(Given entries Opens)

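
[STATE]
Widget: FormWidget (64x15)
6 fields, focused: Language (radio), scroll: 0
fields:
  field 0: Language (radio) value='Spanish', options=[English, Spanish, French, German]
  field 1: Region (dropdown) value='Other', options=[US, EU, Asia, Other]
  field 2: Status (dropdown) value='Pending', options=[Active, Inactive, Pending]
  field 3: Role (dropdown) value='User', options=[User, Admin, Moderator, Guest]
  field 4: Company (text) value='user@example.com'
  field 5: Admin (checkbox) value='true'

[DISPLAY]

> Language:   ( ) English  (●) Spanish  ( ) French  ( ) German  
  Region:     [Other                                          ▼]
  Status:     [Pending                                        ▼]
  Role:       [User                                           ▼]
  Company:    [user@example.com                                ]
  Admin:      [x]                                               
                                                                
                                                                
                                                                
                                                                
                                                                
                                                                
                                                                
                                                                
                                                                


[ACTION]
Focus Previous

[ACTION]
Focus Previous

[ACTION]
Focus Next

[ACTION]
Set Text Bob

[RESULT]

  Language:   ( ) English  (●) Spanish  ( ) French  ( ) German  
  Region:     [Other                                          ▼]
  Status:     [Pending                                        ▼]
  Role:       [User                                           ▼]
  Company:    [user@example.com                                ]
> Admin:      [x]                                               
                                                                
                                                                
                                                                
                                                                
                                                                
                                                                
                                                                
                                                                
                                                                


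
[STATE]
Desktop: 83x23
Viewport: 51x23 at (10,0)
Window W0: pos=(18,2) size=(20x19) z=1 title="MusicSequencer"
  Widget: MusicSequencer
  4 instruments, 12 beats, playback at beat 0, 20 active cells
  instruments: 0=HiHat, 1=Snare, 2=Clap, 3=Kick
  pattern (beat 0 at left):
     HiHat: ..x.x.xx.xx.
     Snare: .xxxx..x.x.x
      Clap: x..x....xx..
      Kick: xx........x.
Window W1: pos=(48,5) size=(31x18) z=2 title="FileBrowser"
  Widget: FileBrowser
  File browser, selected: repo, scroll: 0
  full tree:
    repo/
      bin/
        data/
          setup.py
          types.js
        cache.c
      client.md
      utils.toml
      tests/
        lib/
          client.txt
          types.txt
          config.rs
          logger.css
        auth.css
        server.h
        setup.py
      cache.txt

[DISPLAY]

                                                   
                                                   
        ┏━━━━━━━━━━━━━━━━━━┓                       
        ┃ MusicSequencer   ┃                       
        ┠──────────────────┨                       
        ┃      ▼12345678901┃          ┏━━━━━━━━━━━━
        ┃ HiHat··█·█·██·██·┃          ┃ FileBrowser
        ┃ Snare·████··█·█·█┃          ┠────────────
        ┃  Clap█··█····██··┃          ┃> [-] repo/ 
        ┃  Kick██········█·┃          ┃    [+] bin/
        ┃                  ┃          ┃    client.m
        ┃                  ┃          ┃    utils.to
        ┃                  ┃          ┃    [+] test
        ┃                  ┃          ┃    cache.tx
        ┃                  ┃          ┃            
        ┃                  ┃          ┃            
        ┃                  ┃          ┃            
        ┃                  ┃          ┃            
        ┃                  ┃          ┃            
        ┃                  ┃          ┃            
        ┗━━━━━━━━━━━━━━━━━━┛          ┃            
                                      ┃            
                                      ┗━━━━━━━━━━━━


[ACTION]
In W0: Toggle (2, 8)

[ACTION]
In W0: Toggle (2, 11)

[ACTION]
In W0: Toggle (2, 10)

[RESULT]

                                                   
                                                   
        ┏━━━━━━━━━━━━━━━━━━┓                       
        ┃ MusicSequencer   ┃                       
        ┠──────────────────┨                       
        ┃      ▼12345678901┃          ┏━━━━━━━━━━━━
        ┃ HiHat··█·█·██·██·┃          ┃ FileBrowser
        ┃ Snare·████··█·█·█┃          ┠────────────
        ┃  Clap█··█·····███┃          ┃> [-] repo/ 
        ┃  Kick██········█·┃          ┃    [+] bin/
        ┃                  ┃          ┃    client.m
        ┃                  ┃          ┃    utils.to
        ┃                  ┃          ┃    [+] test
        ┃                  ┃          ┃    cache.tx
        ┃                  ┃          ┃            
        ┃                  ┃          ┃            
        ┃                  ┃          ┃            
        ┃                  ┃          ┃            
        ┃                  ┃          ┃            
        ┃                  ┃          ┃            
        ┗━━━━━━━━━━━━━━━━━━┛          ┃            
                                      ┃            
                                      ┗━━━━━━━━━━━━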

(Given entries Closes)
(Given entries Opens)

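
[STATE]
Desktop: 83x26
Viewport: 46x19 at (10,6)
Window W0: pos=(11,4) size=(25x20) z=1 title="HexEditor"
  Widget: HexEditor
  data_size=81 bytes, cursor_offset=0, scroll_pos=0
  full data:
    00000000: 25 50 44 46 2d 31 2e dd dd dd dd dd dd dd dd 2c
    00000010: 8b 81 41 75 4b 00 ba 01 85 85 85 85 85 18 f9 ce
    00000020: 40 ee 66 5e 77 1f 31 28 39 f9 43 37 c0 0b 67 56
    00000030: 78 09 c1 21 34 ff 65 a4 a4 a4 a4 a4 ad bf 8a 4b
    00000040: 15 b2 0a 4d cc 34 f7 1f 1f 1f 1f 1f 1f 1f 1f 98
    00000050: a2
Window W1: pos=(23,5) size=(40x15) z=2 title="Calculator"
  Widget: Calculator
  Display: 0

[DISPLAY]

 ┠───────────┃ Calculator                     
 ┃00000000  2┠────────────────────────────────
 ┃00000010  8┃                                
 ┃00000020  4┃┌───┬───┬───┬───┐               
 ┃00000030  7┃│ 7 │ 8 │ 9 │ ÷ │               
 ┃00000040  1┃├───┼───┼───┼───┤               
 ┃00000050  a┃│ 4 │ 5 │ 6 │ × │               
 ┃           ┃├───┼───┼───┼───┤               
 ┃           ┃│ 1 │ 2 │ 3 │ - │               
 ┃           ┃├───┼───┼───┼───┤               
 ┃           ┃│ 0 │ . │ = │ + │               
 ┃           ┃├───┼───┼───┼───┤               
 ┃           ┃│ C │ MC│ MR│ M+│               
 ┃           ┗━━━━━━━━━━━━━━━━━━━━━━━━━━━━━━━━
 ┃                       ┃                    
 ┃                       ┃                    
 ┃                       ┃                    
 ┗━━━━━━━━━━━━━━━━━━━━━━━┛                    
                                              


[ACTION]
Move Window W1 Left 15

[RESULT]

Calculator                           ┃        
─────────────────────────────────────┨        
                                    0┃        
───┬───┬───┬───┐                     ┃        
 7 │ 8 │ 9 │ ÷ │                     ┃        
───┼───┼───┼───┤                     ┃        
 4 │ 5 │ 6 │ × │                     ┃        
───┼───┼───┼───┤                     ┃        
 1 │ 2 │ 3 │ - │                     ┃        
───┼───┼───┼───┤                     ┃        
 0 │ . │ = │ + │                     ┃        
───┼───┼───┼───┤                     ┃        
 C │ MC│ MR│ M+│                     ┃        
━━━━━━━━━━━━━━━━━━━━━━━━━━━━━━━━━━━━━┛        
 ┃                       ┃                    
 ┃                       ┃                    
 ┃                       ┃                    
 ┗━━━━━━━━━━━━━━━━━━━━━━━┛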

(Given entries Closes)

- About this exercise: Wherever a line in the entries above holds "Viewport", copy that line.

- Answer space:
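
Viewport: 51x23 at (10,0)
Viewport: 46x19 at (10,6)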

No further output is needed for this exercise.